**Exercise description**
Copy nothing but the lines below running from the line containing "n = 10, Σw = 228.6, Σw²" through the line containing "5.9), (5.2, 9.3)", both end lines included.

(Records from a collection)
__________________________________________________

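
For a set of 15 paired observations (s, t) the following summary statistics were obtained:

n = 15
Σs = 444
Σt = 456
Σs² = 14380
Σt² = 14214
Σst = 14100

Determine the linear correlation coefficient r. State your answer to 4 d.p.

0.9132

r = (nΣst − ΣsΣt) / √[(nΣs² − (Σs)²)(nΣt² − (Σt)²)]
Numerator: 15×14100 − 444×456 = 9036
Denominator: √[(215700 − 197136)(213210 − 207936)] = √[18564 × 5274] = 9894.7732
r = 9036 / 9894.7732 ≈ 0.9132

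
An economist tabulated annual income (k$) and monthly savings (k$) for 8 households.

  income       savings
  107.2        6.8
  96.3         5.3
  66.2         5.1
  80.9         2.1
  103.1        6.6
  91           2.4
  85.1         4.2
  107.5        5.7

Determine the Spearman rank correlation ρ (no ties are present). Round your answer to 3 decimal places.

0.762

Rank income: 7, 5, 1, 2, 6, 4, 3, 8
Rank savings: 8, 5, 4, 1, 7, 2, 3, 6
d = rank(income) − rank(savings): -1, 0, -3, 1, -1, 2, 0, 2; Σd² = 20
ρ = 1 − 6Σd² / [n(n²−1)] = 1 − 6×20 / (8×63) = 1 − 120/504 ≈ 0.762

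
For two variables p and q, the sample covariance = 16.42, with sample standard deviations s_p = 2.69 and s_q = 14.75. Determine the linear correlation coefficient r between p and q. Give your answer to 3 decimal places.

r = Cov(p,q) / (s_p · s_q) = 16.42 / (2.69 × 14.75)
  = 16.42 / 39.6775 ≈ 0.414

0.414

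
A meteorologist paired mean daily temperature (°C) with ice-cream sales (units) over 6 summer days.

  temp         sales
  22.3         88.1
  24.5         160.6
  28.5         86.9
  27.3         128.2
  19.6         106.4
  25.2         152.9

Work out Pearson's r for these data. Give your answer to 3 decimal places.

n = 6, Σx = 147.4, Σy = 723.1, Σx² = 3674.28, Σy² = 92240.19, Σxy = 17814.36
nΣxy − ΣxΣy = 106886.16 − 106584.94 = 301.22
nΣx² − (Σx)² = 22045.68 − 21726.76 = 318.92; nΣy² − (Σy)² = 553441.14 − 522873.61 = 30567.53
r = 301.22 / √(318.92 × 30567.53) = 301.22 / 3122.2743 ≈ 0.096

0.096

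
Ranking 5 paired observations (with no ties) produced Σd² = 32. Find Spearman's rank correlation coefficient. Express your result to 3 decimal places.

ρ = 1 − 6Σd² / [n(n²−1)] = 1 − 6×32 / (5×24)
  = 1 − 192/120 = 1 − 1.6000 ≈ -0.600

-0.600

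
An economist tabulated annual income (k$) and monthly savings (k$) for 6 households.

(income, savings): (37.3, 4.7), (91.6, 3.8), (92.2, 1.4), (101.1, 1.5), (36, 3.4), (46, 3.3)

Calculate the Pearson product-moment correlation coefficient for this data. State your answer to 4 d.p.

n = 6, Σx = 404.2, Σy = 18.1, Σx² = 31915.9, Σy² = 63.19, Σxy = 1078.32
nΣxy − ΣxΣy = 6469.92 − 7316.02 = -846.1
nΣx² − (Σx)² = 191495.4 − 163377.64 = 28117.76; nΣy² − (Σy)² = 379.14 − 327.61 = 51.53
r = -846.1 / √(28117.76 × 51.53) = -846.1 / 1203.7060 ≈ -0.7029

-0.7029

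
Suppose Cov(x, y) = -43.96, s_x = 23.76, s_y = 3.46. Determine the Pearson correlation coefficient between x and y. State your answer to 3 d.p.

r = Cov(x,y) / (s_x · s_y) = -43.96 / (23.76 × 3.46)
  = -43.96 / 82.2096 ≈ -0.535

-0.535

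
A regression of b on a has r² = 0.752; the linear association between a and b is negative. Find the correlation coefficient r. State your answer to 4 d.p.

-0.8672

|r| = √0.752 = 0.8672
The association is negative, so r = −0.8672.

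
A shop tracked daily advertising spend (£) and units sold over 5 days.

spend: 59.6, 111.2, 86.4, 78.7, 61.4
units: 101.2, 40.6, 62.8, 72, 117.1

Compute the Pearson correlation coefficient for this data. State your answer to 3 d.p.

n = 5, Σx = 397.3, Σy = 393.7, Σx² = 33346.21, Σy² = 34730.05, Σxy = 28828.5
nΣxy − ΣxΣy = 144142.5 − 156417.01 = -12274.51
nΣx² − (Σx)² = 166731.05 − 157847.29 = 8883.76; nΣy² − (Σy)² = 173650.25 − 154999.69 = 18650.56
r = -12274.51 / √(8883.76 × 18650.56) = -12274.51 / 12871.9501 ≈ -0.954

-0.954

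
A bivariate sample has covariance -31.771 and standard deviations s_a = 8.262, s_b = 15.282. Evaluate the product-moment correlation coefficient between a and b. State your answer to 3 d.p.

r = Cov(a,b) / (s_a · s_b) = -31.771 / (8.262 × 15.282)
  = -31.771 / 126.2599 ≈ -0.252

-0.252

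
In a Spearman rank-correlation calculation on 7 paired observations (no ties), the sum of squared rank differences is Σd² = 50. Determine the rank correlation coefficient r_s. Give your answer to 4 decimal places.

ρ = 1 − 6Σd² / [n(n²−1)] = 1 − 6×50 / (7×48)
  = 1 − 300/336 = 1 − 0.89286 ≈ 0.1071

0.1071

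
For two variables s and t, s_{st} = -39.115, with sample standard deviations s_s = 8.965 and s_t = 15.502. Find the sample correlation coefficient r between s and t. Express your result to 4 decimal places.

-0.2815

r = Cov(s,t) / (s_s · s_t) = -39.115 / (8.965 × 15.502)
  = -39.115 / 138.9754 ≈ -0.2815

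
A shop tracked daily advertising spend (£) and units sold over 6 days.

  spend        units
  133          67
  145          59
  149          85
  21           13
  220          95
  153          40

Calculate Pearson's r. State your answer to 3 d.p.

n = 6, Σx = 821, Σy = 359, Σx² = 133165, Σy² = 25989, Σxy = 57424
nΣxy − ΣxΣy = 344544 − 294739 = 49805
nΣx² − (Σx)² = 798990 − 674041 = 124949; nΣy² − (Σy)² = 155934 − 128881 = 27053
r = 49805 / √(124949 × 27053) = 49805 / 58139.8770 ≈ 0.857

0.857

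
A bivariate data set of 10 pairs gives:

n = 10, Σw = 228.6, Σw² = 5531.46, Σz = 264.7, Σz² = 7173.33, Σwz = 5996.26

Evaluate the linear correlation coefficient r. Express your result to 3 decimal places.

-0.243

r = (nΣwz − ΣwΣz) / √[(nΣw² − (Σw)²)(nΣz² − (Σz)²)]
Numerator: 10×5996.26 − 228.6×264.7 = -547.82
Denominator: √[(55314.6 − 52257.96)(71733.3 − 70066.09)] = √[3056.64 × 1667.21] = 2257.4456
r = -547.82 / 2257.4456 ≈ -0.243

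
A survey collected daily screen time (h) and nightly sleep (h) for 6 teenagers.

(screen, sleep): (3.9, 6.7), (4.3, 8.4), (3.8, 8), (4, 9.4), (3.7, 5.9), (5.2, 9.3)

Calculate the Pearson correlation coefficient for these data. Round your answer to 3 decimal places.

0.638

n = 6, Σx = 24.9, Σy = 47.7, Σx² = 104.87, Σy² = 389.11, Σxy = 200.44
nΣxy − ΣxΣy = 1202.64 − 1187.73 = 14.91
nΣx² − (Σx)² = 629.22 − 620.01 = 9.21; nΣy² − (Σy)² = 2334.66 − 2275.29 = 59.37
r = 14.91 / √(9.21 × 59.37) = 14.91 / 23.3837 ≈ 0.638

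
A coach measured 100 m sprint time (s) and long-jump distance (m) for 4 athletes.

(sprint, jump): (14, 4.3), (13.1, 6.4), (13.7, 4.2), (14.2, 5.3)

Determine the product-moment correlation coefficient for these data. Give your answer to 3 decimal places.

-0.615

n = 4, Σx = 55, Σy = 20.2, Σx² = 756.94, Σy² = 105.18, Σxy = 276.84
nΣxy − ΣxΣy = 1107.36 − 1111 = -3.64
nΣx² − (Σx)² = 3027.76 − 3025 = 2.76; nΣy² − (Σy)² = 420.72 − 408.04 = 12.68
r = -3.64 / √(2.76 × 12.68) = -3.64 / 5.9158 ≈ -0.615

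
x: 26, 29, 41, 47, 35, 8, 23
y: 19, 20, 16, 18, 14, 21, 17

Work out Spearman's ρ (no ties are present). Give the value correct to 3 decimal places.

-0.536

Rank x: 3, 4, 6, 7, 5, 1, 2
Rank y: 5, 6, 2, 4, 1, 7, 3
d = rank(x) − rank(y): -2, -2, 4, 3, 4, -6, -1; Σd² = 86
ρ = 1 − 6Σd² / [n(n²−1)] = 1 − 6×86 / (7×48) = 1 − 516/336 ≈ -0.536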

__________________________________________________

**Your solution**
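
n = 10, Σw = 228.6, Σw² = 5531.46, Σz = 264.7, Σz² = 7173.33, Σwz = 5996.26

Evaluate the linear correlation coefficient r. Express your result to 3 decimal places.

-0.243

r = (nΣwz − ΣwΣz) / √[(nΣw² − (Σw)²)(nΣz² − (Σz)²)]
Numerator: 10×5996.26 − 228.6×264.7 = -547.82
Denominator: √[(55314.6 − 52257.96)(71733.3 − 70066.09)] = √[3056.64 × 1667.21] = 2257.4456
r = -547.82 / 2257.4456 ≈ -0.243

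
A survey collected daily screen time (h) and nightly sleep (h) for 6 teenagers.

(screen, sleep): (3.9, 6.7), (4.3, 8.4), (3.8, 8), (4, 9.4), (3.7, 5.9), (5.2, 9.3)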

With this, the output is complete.